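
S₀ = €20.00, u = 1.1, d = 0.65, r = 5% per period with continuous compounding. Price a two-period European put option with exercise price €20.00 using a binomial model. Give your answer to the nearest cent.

Risk-neutral probability p = (e^0.05 − 0.65)/(1.1 − 0.65) = 0.4013/0.4500 = 0.8917
Terminal stock prices: S_uu = 24.2, S_ud = 14.3, S_dd = 8.45
Terminal payoffs (K − S): max(-4.2, 0) = 0, max(5.7, 0) = 5.7, max(11.55, 0) = 11.55
Node u (S = 22): V_u = e^(−0.05)·[0.8917·0.0000 + 0.1083·5.7000] = 0.5871
Node d (S = 13): V_d = e^(−0.05)·[0.8917·5.7000 + 0.1083·11.5500] = 6.0246
Node 0 (S = 20): V_0 = e^(−0.05)·[0.8917·0.5871 + 0.1083·6.0246] = 1.1186

€1.12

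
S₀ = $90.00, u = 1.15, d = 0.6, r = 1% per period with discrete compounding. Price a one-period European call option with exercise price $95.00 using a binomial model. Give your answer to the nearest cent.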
--------------------------------
■ **PROBLEM TO SOLVE**:
Transcribe the entire listing without a single omission.

■ **ANSWER TO THE PROBLEM**:
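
S₀ = €20.00, u = 1.1, d = 0.65, r = 5% per period with continuous compounding. Price a two-period European put option with exercise price €20.00 using a binomial model. Give your answer to the nearest cent.

Risk-neutral probability p = (e^0.05 − 0.65)/(1.1 − 0.65) = 0.4013/0.4500 = 0.8917
Terminal stock prices: S_uu = 24.2, S_ud = 14.3, S_dd = 8.45
Terminal payoffs (K − S): max(-4.2, 0) = 0, max(5.7, 0) = 5.7, max(11.55, 0) = 11.55
Node u (S = 22): V_u = e^(−0.05)·[0.8917·0.0000 + 0.1083·5.7000] = 0.5871
Node d (S = 13): V_d = e^(−0.05)·[0.8917·5.7000 + 0.1083·11.5500] = 6.0246
Node 0 (S = 20): V_0 = e^(−0.05)·[0.8917·0.5871 + 0.1083·6.0246] = 1.1186

€1.12

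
S₀ = $90.00, u = 1.15, d = 0.6, r = 1% per period with discrete compounding. Price a one-period European call option with exercise price $95.00 using a binomial model. Give your answer to the nearest cent.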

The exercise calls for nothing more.